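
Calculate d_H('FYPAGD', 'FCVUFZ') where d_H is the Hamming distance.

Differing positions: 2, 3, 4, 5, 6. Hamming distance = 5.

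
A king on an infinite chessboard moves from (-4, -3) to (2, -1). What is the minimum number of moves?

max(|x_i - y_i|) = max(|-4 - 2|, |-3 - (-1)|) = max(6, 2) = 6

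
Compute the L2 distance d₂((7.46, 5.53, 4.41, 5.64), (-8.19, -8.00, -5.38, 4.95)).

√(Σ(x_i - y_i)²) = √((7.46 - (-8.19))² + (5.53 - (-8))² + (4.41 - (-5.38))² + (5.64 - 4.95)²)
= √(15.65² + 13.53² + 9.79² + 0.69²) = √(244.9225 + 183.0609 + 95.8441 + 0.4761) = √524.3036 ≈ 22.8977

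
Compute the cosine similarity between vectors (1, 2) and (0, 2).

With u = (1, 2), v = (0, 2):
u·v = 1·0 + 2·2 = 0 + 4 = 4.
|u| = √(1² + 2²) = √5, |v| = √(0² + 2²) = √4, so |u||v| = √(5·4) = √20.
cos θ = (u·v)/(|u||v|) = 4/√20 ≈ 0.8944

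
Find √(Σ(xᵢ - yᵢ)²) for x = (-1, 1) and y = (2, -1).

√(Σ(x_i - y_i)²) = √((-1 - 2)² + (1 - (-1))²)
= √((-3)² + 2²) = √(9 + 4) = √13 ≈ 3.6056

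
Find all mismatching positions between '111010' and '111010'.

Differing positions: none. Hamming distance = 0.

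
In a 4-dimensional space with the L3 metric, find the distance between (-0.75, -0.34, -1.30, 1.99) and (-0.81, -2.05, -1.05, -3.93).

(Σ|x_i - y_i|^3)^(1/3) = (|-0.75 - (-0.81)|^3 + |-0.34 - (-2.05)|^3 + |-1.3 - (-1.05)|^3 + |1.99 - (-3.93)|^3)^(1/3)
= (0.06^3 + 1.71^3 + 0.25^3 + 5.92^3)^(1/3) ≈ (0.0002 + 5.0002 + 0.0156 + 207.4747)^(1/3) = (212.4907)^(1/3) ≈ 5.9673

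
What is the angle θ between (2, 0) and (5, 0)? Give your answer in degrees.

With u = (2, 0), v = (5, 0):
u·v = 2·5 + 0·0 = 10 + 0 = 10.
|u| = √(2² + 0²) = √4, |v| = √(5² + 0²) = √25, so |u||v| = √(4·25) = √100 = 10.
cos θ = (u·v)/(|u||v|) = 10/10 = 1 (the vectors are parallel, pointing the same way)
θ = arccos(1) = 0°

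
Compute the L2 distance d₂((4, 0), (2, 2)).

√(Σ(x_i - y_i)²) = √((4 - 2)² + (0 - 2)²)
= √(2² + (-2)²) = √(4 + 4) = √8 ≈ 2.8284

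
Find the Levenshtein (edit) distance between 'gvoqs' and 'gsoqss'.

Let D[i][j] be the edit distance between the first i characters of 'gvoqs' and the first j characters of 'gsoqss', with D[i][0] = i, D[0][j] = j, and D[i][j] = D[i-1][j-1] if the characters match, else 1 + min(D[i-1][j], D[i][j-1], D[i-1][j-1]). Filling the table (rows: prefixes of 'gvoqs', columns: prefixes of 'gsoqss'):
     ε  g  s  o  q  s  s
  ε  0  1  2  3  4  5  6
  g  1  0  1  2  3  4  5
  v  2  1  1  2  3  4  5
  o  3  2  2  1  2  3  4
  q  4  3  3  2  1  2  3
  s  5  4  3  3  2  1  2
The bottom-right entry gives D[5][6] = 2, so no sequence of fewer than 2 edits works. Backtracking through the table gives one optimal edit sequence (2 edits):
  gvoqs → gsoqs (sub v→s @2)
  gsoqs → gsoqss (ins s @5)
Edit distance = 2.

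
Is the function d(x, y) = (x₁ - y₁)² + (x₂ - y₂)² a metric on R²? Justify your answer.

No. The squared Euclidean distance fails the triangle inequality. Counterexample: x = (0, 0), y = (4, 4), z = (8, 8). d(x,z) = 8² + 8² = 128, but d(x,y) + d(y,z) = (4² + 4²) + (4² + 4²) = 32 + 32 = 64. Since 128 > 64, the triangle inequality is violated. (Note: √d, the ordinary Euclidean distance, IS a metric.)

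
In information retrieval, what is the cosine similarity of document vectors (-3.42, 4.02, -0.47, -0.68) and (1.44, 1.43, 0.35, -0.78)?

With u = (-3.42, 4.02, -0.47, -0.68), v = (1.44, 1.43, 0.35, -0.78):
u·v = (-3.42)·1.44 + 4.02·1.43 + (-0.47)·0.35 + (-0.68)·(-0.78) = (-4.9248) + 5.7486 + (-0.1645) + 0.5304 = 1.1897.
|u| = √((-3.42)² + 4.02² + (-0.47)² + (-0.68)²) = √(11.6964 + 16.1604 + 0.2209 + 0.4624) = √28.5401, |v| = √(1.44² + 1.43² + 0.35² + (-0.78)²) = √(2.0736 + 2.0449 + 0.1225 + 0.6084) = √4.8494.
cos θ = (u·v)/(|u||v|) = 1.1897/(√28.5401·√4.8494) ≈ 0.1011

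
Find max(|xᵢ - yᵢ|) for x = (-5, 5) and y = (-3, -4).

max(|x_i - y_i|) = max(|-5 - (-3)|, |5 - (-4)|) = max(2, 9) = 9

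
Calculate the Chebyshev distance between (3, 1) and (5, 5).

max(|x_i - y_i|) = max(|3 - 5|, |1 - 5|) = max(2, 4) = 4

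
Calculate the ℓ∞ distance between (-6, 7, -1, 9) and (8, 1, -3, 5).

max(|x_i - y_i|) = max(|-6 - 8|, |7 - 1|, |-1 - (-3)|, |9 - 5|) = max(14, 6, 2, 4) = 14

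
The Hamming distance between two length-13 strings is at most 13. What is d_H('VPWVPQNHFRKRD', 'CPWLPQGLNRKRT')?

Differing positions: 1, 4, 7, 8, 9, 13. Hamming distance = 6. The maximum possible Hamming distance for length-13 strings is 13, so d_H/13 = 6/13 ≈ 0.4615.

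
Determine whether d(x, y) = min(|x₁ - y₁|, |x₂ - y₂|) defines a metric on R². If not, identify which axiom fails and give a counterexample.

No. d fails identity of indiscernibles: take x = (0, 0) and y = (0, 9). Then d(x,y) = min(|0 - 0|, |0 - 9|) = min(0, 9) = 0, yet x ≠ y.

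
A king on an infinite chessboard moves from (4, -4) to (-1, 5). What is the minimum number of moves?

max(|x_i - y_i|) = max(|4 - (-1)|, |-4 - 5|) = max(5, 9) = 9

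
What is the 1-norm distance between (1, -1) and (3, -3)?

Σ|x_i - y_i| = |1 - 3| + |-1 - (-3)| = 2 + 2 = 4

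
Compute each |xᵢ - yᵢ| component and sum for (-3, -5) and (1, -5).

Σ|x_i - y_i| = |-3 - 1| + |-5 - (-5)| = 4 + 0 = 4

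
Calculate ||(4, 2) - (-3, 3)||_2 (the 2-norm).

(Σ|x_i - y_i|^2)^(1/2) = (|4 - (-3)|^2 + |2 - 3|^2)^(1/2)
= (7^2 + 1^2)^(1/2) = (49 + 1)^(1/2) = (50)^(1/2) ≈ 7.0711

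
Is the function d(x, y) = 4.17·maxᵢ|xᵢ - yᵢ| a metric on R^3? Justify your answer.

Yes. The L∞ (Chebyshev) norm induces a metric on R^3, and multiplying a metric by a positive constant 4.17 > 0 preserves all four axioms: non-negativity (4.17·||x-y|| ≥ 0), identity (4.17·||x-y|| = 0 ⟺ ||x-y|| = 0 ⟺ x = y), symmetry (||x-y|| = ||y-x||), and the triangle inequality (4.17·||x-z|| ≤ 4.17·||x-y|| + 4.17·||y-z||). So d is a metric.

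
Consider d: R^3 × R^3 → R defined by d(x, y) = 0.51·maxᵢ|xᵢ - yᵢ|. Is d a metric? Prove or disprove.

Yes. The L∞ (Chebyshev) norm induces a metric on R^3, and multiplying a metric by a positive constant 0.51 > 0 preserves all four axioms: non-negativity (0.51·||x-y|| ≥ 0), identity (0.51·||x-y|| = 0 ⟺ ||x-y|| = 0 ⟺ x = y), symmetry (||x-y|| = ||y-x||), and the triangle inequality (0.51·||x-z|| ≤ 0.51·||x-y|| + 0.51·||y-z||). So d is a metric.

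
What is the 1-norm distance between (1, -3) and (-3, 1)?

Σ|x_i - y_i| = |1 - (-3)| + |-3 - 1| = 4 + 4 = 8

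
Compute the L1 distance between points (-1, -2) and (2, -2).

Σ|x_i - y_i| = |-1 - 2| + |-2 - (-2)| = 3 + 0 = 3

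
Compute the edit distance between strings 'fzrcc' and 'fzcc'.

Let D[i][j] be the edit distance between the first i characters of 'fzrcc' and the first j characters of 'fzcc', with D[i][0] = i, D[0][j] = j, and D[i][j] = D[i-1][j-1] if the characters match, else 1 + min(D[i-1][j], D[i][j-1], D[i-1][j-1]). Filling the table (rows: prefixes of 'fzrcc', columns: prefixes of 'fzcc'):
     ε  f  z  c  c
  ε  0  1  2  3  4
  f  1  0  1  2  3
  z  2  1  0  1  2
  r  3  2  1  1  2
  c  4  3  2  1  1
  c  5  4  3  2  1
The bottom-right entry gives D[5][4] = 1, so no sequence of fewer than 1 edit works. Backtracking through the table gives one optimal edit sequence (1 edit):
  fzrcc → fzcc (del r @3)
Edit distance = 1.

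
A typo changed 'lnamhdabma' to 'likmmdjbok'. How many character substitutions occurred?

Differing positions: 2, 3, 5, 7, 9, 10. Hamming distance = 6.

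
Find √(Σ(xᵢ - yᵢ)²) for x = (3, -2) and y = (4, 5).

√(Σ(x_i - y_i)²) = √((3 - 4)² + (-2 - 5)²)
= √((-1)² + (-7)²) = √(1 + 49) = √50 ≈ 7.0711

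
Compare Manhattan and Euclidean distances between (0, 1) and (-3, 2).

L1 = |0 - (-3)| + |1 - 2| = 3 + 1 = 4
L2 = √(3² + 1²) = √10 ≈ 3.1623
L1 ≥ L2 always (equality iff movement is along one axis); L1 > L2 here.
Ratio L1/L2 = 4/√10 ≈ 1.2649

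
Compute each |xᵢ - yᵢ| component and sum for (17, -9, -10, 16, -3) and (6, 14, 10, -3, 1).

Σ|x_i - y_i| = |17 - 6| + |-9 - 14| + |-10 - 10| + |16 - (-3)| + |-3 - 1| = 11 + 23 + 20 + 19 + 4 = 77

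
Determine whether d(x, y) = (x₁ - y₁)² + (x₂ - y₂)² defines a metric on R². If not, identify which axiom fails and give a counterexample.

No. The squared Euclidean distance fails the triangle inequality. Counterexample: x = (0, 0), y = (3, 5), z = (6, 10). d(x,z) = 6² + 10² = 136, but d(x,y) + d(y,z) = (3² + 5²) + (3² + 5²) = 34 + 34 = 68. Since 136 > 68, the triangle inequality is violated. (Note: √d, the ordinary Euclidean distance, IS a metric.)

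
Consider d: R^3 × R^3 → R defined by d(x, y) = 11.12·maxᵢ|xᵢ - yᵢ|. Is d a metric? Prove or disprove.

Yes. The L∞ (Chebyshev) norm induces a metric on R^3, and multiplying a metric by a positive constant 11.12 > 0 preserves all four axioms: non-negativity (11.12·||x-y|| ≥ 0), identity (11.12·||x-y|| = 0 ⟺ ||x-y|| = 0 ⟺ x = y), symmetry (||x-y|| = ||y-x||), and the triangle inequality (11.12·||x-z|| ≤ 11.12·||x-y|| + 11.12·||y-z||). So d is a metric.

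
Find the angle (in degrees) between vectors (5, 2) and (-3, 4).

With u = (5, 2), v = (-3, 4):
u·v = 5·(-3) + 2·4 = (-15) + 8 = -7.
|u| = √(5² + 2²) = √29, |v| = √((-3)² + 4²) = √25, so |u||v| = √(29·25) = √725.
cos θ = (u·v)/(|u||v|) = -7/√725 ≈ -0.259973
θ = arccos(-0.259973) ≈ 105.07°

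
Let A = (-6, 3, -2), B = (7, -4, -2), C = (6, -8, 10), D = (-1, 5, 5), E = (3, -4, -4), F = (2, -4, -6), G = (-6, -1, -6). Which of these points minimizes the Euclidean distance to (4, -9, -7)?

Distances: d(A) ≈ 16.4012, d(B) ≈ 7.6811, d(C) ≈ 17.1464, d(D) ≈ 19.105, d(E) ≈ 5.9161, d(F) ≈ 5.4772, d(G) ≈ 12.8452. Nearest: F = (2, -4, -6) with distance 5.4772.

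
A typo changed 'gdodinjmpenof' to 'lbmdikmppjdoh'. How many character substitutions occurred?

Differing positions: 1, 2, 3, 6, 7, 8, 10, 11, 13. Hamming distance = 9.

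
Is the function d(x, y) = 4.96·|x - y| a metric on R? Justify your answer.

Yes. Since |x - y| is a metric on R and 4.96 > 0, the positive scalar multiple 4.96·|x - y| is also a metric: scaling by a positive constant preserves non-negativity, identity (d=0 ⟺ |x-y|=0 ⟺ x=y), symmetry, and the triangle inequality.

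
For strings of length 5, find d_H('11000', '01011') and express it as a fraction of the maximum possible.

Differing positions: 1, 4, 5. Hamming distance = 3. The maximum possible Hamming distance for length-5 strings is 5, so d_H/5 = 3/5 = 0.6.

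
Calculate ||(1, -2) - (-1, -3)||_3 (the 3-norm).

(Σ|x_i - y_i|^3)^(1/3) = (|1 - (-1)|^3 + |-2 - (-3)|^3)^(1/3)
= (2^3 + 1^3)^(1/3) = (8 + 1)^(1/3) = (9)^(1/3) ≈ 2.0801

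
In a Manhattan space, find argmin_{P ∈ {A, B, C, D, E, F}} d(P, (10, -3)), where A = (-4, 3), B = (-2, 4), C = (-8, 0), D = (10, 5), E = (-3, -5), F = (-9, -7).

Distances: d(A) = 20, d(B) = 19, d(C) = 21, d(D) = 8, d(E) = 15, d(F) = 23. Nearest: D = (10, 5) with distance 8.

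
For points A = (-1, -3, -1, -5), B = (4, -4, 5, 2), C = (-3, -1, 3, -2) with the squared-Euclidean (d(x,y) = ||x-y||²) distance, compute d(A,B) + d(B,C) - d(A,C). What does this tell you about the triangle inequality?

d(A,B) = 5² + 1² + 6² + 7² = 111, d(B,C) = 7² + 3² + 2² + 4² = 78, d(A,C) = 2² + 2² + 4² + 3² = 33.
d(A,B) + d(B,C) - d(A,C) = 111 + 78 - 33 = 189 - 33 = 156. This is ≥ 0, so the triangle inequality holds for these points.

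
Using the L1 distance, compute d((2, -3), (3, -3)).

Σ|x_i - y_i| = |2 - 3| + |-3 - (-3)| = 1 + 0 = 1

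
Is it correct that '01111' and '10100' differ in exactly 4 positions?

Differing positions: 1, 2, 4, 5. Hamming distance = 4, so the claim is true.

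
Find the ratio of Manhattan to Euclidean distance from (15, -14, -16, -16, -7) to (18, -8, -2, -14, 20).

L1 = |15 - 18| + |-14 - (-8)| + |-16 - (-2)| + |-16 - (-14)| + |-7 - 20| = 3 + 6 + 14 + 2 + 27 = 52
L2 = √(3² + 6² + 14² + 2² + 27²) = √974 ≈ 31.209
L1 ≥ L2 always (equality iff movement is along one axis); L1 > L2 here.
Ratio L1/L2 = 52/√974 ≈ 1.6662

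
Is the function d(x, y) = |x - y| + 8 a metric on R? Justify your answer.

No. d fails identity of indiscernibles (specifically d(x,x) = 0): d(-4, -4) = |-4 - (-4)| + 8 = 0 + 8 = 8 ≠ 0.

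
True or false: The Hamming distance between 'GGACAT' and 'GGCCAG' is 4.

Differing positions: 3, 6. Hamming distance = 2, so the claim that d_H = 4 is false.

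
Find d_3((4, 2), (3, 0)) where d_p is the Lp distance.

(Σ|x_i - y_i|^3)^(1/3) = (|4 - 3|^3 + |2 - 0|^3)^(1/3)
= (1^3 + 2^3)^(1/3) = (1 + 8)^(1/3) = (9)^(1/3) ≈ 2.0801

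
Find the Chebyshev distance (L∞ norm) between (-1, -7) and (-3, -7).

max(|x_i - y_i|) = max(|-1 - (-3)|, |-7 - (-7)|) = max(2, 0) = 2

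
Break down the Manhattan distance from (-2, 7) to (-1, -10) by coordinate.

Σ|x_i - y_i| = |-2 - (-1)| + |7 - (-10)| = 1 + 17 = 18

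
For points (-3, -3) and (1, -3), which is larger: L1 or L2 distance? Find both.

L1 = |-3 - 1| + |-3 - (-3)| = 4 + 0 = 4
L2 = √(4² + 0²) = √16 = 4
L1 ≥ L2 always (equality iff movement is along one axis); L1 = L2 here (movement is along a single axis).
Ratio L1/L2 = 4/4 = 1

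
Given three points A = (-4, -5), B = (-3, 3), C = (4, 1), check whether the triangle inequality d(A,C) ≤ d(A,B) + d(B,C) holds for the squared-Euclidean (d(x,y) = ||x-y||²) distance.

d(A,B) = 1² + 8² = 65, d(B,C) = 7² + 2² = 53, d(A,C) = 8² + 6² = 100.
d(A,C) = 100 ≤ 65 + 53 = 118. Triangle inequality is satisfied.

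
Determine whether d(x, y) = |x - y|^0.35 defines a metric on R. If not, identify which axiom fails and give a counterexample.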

_EXERCISE DETAILS_
Word for word, retype the lines from the one containing "Find the Chebyshev" through the final line of the data, including both ends and nothing more.

_TASK RESPONSE_
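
Find the Chebyshev distance (L∞ norm) between (-1, -7) and (-3, -7).

max(|x_i - y_i|) = max(|-1 - (-3)|, |-7 - (-7)|) = max(2, 0) = 2

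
Break down the Manhattan distance from (-2, 7) to (-1, -10) by coordinate.

Σ|x_i - y_i| = |-2 - (-1)| + |7 - (-10)| = 1 + 17 = 18

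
For points (-3, -3) and (1, -3), which is larger: L1 or L2 distance? Find both.

L1 = |-3 - 1| + |-3 - (-3)| = 4 + 0 = 4
L2 = √(4² + 0²) = √16 = 4
L1 ≥ L2 always (equality iff movement is along one axis); L1 = L2 here (movement is along a single axis).
Ratio L1/L2 = 4/4 = 1

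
Given three points A = (-4, -5), B = (-3, 3), C = (4, 1), check whether the triangle inequality d(A,C) ≤ d(A,B) + d(B,C) holds for the squared-Euclidean (d(x,y) = ||x-y||²) distance.

d(A,B) = 1² + 8² = 65, d(B,C) = 7² + 2² = 53, d(A,C) = 8² + 6² = 100.
d(A,C) = 100 ≤ 65 + 53 = 118. Triangle inequality is satisfied.

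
Determine whether d(x, y) = |x - y|^0.35 defines a metric on R. If not, identify which axiom fails and give a counterexample.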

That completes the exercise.